#### [EXERCISE DESCRIPTION]
Each line below should be repeated exactly as it stands.

#### [MATERIALS PROVIDED]

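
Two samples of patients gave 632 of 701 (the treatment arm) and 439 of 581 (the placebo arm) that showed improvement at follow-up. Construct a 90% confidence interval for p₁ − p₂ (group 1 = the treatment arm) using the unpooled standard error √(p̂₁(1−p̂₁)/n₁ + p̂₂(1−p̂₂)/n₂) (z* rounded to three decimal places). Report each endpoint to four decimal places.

p̂₁ = 0.90157, p̂₂ = 0.75559, so the observed difference is 0.14598.
SE = √(0.000126594 + 0.000317852) = √0.000444446 = 0.021082.
z* = 1.645 at the 90% level. Margin of error = 0.03468.
CI: 0.14598 ± 0.03468 = (0.1113, 0.1807).

(0.1113, 0.1807)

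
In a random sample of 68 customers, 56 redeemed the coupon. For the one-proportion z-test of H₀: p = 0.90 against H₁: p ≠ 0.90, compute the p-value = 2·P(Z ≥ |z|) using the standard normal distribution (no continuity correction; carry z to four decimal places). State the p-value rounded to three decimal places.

p-value = 0.036

p̂ = 56/68 = 0.82353.
Null standard error: √(0.90·0.10/68) = √0.001323529 = 0.036380.
z = (p̂ − p₀)/SE = (56/68 − 0.90)/0.036380 ≈ -2.1020.
p-value = 2·P(Z ≥ |z|) with z = -2.1020 → 0.036.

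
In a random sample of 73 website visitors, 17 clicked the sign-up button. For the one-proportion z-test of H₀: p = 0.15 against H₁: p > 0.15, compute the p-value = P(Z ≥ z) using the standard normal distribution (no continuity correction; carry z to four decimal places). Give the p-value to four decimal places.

p-value = 0.0237

With x = 17 successes in n = 73, p̂ = 0.23288.
Null standard error: √(0.15·0.85/73) = √0.001746575 = 0.041792.
z = (p̂ − p₀)/SE = (17/73 − 0.15)/0.041792 ≈ 1.9831.
From the standard normal, P(Z ≥ z) = 0.0237.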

#### [EXERCISE ANSWER]
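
Two samples of patients gave 632 of 701 (the treatment arm) and 439 of 581 (the placebo arm) that showed improvement at follow-up. Construct a 90% confidence interval for p₁ − p₂ (group 1 = the treatment arm) using the unpooled standard error √(p̂₁(1−p̂₁)/n₁ + p̂₂(1−p̂₂)/n₂) (z* rounded to three decimal places). Report each endpoint to four decimal places.

p̂₁ = 0.90157, p̂₂ = 0.75559, so the observed difference is 0.14598.
SE = √(0.000126594 + 0.000317852) = √0.000444446 = 0.021082.
z* = 1.645 at the 90% level. Margin of error = 0.03468.
CI: 0.14598 ± 0.03468 = (0.1113, 0.1807).

(0.1113, 0.1807)

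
In a random sample of 68 customers, 56 redeemed the coupon. For the one-proportion z-test of H₀: p = 0.90 against H₁: p ≠ 0.90, compute the p-value = 2·P(Z ≥ |z|) using the standard normal distribution (no continuity correction; carry z to four decimal places). State the p-value rounded to three decimal places.

p-value = 0.036

p̂ = 56/68 = 0.82353.
Null standard error: √(0.90·0.10/68) = √0.001323529 = 0.036380.
z = (p̂ − p₀)/SE = (56/68 − 0.90)/0.036380 ≈ -2.1020.
p-value = 2·P(Z ≥ |z|) with z = -2.1020 → 0.036.

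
In a random sample of 73 website visitors, 17 clicked the sign-up button. For the one-proportion z-test of H₀: p = 0.15 against H₁: p > 0.15, compute the p-value = P(Z ≥ z) using the standard normal distribution (no continuity correction; carry z to four decimal places). Give the p-value to four decimal places.

p-value = 0.0237

With x = 17 successes in n = 73, p̂ = 0.23288.
Null standard error: √(0.15·0.85/73) = √0.001746575 = 0.041792.
z = (p̂ − p₀)/SE = (17/73 − 0.15)/0.041792 ≈ 1.9831.
From the standard normal, P(Z ≥ z) = 0.0237.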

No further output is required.